Task brief
Every line below that has the string "Answer" needs to be copied.
++++ Study material
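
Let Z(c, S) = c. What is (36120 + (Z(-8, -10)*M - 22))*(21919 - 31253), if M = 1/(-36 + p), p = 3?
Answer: -11119052828/33 ≈ -3.3694e+8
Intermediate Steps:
M = -1/33 (M = 1/(-36 + 3) = 1/(-33) = -1/33 ≈ -0.030303)
(36120 + (Z(-8, -10)*M - 22))*(21919 - 31253) = (36120 + (-8*(-1/33) - 22))*(21919 - 31253) = (36120 + (8/33 - 22))*(-9334) = (36120 - 718/33)*(-9334) = (1191242/33)*(-9334) = -11119052828/33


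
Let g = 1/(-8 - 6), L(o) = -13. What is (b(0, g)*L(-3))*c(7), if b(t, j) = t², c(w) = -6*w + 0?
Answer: 0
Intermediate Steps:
c(w) = -6*w
g = -1/14 (g = 1/(-14) = -1/14 ≈ -0.071429)
(b(0, g)*L(-3))*c(7) = (0²*(-13))*(-6*7) = (0*(-13))*(-42) = 0*(-42) = 0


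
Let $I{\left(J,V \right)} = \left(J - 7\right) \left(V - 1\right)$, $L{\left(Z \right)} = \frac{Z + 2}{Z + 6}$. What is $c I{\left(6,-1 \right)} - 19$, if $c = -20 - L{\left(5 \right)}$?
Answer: $- \frac{663}{11} \approx -60.273$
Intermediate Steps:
$L{\left(Z \right)} = \frac{2 + Z}{6 + Z}$
$I{\left(J,V \right)} = \left(-1 + V\right) \left(-7 + J\right)$ ($I{\left(J,V \right)} = \left(-7 + J\right) \left(-1 + V\right) = \left(-1 + V\right) \left(-7 + J\right)$)
$c = - \frac{227}{11}$ ($c = -20 - \frac{2 + 5}{6 + 5} = -20 - \frac{1}{11} \cdot 7 = -20 - \frac{7}{11} = - \frac{227}{11} \approx -20.636$)
$c I{\left(6,-1 \right)} - 19 = - \frac{227 \left(7 - 6 - -7 + 6 \left(-1\right)\right)}{11} - 19 = - \frac{227 \left(7 - 6 + 7 - 6\right)}{11} - 19 = \left(- \frac{227}{11}\right) 2 - 19 = - \frac{454}{11} - 19 = - \frac{663}{11}$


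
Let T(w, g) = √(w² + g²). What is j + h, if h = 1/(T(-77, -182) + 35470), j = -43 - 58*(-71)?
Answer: 5126683561995/1258081847 - 7*√797/1258081847 ≈ 4075.0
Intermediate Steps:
j = 4075 (j = -43 + 4118 = 4075)
T(w, g) = √(g² + w²)
h = 1/(35470 + 7*√797) (h = 1/(√((-182)² + (-77)²) + 35470) = 1/(√(33124 + 5929) + 35470) = 1/(√39053 + 35470) = 1/(7*√797 + 35470) = 1/(35470 + 7*√797) ≈ 2.8037e-5)
j + h = 4075 + (35470/1258081847 - 7*√797/1258081847) = 5126683561995/1258081847 - 7*√797/1258081847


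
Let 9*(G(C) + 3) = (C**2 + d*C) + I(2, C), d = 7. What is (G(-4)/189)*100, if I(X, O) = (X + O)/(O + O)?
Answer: -3875/1701 ≈ -2.2781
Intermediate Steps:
I(X, O) = (O + X)/(2*O) (I(X, O) = (O + X)/((2*O)) = (O + X)*(1/(2*O)) = (O + X)/(2*O))
G(C) = -3 + C**2/9 + 7*C/9 + (2 + C)/(18*C) (G(C) = -3 + ((C**2 + 7*C) + (C + 2)/(2*C))/9 = -3 + ((C**2 + 7*C) + (2 + C)/(2*C))/9 = -3 + (C**2 + 7*C + (2 + C)/(2*C))/9 = -3 + (C**2/9 + 7*C/9 + (2 + C)/(18*C)) = -3 + C**2/9 + 7*C/9 + (2 + C)/(18*C))
(G(-4)/189)*100 = (((1/18)*(2 - 4 + 2*(-4)*(-27 + (-4)**2 + 7*(-4)))/(-4))/189)*100 = (((1/18)*(-1/4)*(2 - 4 + 2*(-4)*(-27 + 16 - 28)))/189)*100 = (((1/18)*(-1/4)*(2 - 4 + 2*(-4)*(-39)))/189)*100 = (((1/18)*(-1/4)*(2 - 4 + 312))/189)*100 = (((1/18)*(-1/4)*310)/189)*100 = ((1/189)*(-155/36))*100 = -155/6804*100 = -3875/1701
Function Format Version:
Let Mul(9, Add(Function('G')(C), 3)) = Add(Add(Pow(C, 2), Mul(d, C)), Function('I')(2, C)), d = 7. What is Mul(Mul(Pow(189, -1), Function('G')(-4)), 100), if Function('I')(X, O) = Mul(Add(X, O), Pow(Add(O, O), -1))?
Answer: Rational(-3875, 1701) ≈ -2.2781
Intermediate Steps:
Function('I')(X, O) = Mul(Rational(1, 2), Pow(O, -1), Add(O, X)) (Function('I')(X, O) = Mul(Add(O, X), Pow(Mul(2, O), -1)) = Mul(Add(O, X), Mul(Rational(1, 2), Pow(O, -1))) = Mul(Rational(1, 2), Pow(O, -1), Add(O, X)))
Function('G')(C) = Add(-3, Mul(Rational(1, 9), Pow(C, 2)), Mul(Rational(7, 9), C), Mul(Rational(1, 18), Pow(C, -1), Add(2, C))) (Function('G')(C) = Add(-3, Mul(Rational(1, 9), Add(Add(Pow(C, 2), Mul(7, C)), Mul(Rational(1, 2), Pow(C, -1), Add(C, 2))))) = Add(-3, Mul(Rational(1, 9), Add(Add(Pow(C, 2), Mul(7, C)), Mul(Rational(1, 2), Pow(C, -1), Add(2, C))))) = Add(-3, Mul(Rational(1, 9), Add(Pow(C, 2), Mul(7, C), Mul(Rational(1, 2), Pow(C, -1), Add(2, C))))) = Add(-3, Add(Mul(Rational(1, 9), Pow(C, 2)), Mul(Rational(7, 9), C), Mul(Rational(1, 18), Pow(C, -1), Add(2, C)))) = Add(-3, Mul(Rational(1, 9), Pow(C, 2)), Mul(Rational(7, 9), C), Mul(Rational(1, 18), Pow(C, -1), Add(2, C))))
Mul(Mul(Pow(189, -1), Function('G')(-4)), 100) = Mul(Mul(Pow(189, -1), Mul(Rational(1, 18), Pow(-4, -1), Add(2, -4, Mul(2, -4, Add(-27, Pow(-4, 2), Mul(7, -4)))))), 100) = Mul(Mul(Rational(1, 189), Mul(Rational(1, 18), Rational(-1, 4), Add(2, -4, Mul(2, -4, Add(-27, 16, -28))))), 100) = Mul(Mul(Rational(1, 189), Mul(Rational(1, 18), Rational(-1, 4), Add(2, -4, Mul(2, -4, -39)))), 100) = Mul(Mul(Rational(1, 189), Mul(Rational(1, 18), Rational(-1, 4), Add(2, -4, 312))), 100) = Mul(Mul(Rational(1, 189), Mul(Rational(1, 18), Rational(-1, 4), 310)), 100) = Mul(Mul(Rational(1, 189), Rational(-155, 36)), 100) = Mul(Rational(-155, 6804), 100) = Rational(-3875, 1701)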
++++++++
Exercise result
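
Answer: -11119052828/33 ≈ -3.3694e+8
Answer: 0
Answer: $- \frac{663}{11} \approx -60.273$
Answer: 5126683561995/1258081847 - 7*√797/1258081847 ≈ 4075.0
Answer: -3875/1701 ≈ -2.2781
Answer: Rational(-3875, 1701) ≈ -2.2781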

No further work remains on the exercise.